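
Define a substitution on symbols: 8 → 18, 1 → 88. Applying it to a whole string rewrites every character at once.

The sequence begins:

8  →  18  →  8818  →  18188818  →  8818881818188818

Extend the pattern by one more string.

Replace each of the 16 characters of 8818881818188818 in place — 18 18 88 18 18 18 88 18 88 18 88 18 18 18 88 18 — and concatenate.

18188818181888188818881818188818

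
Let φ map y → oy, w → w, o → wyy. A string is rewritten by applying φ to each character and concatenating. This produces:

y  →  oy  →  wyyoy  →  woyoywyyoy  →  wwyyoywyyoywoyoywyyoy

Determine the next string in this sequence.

wwoyoywyyoywoyoywyyoywwyyoywyyoywoyoywyyoy

φ(wwyyoywyyoywoyoywyyoy) expands symbol-by-symbol to w w oy oy wyy oy w oy oy wyy oy w wyy oy wyy oy w oy oy wyy oy; joining the 21 pieces gives the next term.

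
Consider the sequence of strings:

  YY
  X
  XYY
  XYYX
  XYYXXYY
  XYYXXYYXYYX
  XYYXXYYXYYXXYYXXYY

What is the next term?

Each term (from the third on) is the previous term followed by the one before it: term 3 = X·YY = XYY.
So term 8 is XYYXXYYXYYXXYYXXYY·XYYXXYYXYYX.

XYYXXYYXYYXXYYXXYYXYYXXYYXYYX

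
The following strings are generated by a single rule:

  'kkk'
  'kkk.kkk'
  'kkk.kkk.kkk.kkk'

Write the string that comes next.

Every step duplicates the string with '.' between the halves.
Doubling kkk.kkk.kkk.kkk with '.' between the halves:

kkk.kkk.kkk.kkk.kkk.kkk.kkk.kkk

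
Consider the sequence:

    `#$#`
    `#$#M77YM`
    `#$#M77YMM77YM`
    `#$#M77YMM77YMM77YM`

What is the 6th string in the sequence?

The strings grow by a fixed suffix M77YM each time.
From #$#M77YMM77YMM77YM, 2 further steps: #$#M77YMM77YMM77YM → #$#M77YMM77YMM77YMM77YM → (answer).

#$#M77YMM77YMM77YMM77YMM77YM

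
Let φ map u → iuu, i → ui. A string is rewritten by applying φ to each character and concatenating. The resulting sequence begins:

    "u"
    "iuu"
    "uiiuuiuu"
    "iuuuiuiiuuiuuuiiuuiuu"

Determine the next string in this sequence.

Replace each of the 21 characters of iuuuiuiiuuiuuuiiuuiuu in place — ui iuu iuu iuu ui iuu ui ui iuu iuu ui iuu iuu iuu ui ui iuu iuu ui iuu iuu — and concatenate.

uiiuuiuuiuuuiiuuuiuiiuuiuuuiiuuiuuiuuuiuiiuuiuuuiiuuiuu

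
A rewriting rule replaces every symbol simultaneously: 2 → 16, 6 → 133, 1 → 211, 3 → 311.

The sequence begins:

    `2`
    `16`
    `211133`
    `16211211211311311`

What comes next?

211133162112111621121116211211311211211311211211

φ(16211211211311311) expands symbol-by-symbol to 211 133 16 211 211 16 211 211 16 211 211 311 211 211 311 211 211; joining the 17 pieces gives the next term.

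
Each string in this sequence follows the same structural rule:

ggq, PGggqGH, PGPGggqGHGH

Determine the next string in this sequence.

Every step adds PG to the front and GH to the end of the previous string.
Applying this once more to PGPGggqGHGH:

PGPGPGggqGHGHGH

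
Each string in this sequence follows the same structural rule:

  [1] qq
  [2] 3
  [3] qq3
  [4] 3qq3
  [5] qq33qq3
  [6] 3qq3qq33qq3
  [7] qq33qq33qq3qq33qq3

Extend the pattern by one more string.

3qq3qq33qq3qq33qq33qq3qq33qq3

From term 3 onward, concatenate the second-to-last term with the last: qq·3 = qq3, 3·qq3 = 3qq3, …
Continuing: 3qq3qq33qq3 · qq33qq33qq3qq33qq3 gives term 8.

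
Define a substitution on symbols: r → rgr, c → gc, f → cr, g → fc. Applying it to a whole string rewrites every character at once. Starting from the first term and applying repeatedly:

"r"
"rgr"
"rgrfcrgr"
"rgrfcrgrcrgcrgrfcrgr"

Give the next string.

φ(rgrfcrgrcrgcrgrfcrgr) expands symbol-by-symbol to rgr fc rgr cr gc rgr fc rgr gc rgr fc gc rgr fc rgr cr gc rgr fc rgr; joining the 20 pieces gives the next term.

rgrfcrgrcrgcrgrfcrgrgcrgrfcgcrgrfcrgrcrgcrgrfcrgr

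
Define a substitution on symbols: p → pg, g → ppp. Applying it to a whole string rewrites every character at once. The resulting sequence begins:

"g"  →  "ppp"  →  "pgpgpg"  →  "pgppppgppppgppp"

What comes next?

pgppppgpgpgpgppppgpgpgpgppppgpgpg

φ(pgppppgppppgppp) expands symbol-by-symbol to pg ppp pg pg pg pg ppp pg pg pg pg ppp pg pg pg; joining the 15 pieces gives the next term.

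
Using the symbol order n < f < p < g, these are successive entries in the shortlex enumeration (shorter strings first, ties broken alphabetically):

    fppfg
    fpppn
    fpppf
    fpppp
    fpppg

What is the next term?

fppgn

Find the rightmost character of fpppg below g, bump it to the next letter, and reset everything to its right to n.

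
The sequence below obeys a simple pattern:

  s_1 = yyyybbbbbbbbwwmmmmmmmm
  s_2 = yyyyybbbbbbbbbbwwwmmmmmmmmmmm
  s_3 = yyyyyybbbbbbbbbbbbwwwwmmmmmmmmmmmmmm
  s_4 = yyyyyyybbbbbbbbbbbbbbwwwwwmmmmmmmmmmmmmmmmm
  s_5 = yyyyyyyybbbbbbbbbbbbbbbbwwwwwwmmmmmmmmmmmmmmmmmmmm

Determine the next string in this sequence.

yyyyyyyyybbbbbbbbbbbbbbbbbbwwwwwwwmmmmmmmmmmmmmmmmmmmmmmm

Each string has the form y^{n+1} b^{2n+2} w^{n-1} m^{3n-1}, where the shown terms are n = 3, 4, 5, 6, 7.
Setting n = 8 gives 9, 18, 7, 23 characters in each block.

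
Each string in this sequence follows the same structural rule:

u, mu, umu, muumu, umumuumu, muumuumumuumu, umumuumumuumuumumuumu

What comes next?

From term 3 onward, concatenate the second-to-last term with the last: u·mu = umu, mu·umu = muumu, …
So term 8 is muumuumumuumu·umumuumumuumuumumuumu.

muumuumumuumuumumuumumuumuumumuumu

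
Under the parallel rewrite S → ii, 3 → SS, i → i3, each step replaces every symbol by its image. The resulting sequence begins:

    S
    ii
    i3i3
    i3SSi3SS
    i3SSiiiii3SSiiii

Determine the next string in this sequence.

Rewriting the 16 symbols of i3SSiiiii3SSiiii one by one yields i3 SS ii ii i3 i3 i3 i3 i3 SS ii ii i3 i3 i3 i3; concatenated:

i3SSiiiii3i3i3i3i3SSiiiii3i3i3i3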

■ **Your assignment**: Working through the records above, copy each line in which "replaces" is found.

■ **Written answer**:
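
A rewriting rule replaces every symbol simultaneously: 2 → 16, 6 → 133, 1 → 211, 3 → 311.
Under the parallel rewrite S → ii, 3 → SS, i → i3, each step replaces every symbol by its image. The resulting sequence begins: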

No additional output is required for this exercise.